> _DATA RECORDS_:
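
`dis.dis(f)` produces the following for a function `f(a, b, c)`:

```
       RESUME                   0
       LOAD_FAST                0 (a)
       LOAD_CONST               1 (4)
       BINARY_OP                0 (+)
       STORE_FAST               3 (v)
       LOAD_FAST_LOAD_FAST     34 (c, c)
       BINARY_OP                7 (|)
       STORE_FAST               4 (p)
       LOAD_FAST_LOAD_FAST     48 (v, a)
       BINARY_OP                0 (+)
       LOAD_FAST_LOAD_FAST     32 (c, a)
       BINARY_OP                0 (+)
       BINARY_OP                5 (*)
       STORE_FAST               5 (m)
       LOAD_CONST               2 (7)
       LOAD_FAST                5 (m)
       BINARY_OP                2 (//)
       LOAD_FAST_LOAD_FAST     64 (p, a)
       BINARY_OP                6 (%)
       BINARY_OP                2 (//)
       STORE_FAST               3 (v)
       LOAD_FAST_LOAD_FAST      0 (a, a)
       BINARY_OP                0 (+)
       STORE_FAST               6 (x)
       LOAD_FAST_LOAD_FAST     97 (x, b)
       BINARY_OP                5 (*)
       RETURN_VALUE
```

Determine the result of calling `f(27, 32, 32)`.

LOAD_FAST a → push 27. Stack: [27]
LOAD_CONST → push 4. Stack: [27, 4]
BINARY_OP + → 27 + 4 = 31. Stack: [31]
STORE_FAST v → v=31. Stack: []
LOAD_FAST_LOAD_FAST c,c → push 32,32. Stack: [32, 32]
BINARY_OP | → 32 | 32 = 32. Stack: [32]
STORE_FAST p → p=32. Stack: []
LOAD_FAST_LOAD_FAST v,a → push 31,27. Stack: [31, 27]
BINARY_OP + → 31 + 27 = 58. Stack: [58]
LOAD_FAST_LOAD_FAST c,a → push 32,27. Stack: [58, 32, 27]
BINARY_OP + → 32 + 27 = 59. Stack: [58, 59]
BINARY_OP * → 58 * 59 = 3422. Stack: [3422]
STORE_FAST m → m=3422. Stack: []
LOAD_CONST → push 7. Stack: [7]
LOAD_FAST m → push 3422. Stack: [7, 3422]
BINARY_OP // → 7 // 3422 = 0. Stack: [0]
LOAD_FAST_LOAD_FAST p,a → push 32,27. Stack: [0, 32, 27]
BINARY_OP % → 32 % 27 = 5. Stack: [0, 5]
BINARY_OP // → 0 // 5 = 0. Stack: [0]
STORE_FAST v → v=0. Stack: []
LOAD_FAST_LOAD_FAST a,a → push 27,27. Stack: [27, 27]
BINARY_OP + → 27 + 27 = 54. Stack: [54]
STORE_FAST x → x=54. Stack: []
LOAD_FAST_LOAD_FAST x,b → push 54,32. Stack: [54, 32]
BINARY_OP * → 54 * 32 = 1728. Stack: [1728]
RETURN_VALUE → return 1728.

1728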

> _EXERCISE_:
Nothing in the data may be left out; copy every line exactly.

> _ANSWER BOX_:
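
`dis.dis(f)` produces the following for a function `f(a, b, c)`:

```
       RESUME                   0
       LOAD_FAST                0 (a)
       LOAD_CONST               1 (4)
       BINARY_OP                0 (+)
       STORE_FAST               3 (v)
       LOAD_FAST_LOAD_FAST     34 (c, c)
       BINARY_OP                7 (|)
       STORE_FAST               4 (p)
       LOAD_FAST_LOAD_FAST     48 (v, a)
       BINARY_OP                0 (+)
       LOAD_FAST_LOAD_FAST     32 (c, a)
       BINARY_OP                0 (+)
       BINARY_OP                5 (*)
       STORE_FAST               5 (m)
       LOAD_CONST               2 (7)
       LOAD_FAST                5 (m)
       BINARY_OP                2 (//)
       LOAD_FAST_LOAD_FAST     64 (p, a)
       BINARY_OP                6 (%)
       BINARY_OP                2 (//)
       STORE_FAST               3 (v)
       LOAD_FAST_LOAD_FAST      0 (a, a)
       BINARY_OP                0 (+)
       STORE_FAST               6 (x)
       LOAD_FAST_LOAD_FAST     97 (x, b)
       BINARY_OP                5 (*)
       RETURN_VALUE
```

Determine the result of calling `f(27, 32, 32)`.

LOAD_FAST a → push 27. Stack: [27]
LOAD_CONST → push 4. Stack: [27, 4]
BINARY_OP + → 27 + 4 = 31. Stack: [31]
STORE_FAST v → v=31. Stack: []
LOAD_FAST_LOAD_FAST c,c → push 32,32. Stack: [32, 32]
BINARY_OP | → 32 | 32 = 32. Stack: [32]
STORE_FAST p → p=32. Stack: []
LOAD_FAST_LOAD_FAST v,a → push 31,27. Stack: [31, 27]
BINARY_OP + → 31 + 27 = 58. Stack: [58]
LOAD_FAST_LOAD_FAST c,a → push 32,27. Stack: [58, 32, 27]
BINARY_OP + → 32 + 27 = 59. Stack: [58, 59]
BINARY_OP * → 58 * 59 = 3422. Stack: [3422]
STORE_FAST m → m=3422. Stack: []
LOAD_CONST → push 7. Stack: [7]
LOAD_FAST m → push 3422. Stack: [7, 3422]
BINARY_OP // → 7 // 3422 = 0. Stack: [0]
LOAD_FAST_LOAD_FAST p,a → push 32,27. Stack: [0, 32, 27]
BINARY_OP % → 32 % 27 = 5. Stack: [0, 5]
BINARY_OP // → 0 // 5 = 0. Stack: [0]
STORE_FAST v → v=0. Stack: []
LOAD_FAST_LOAD_FAST a,a → push 27,27. Stack: [27, 27]
BINARY_OP + → 27 + 27 = 54. Stack: [54]
STORE_FAST x → x=54. Stack: []
LOAD_FAST_LOAD_FAST x,b → push 54,32. Stack: [54, 32]
BINARY_OP * → 54 * 32 = 1728. Stack: [1728]
RETURN_VALUE → return 1728.

1728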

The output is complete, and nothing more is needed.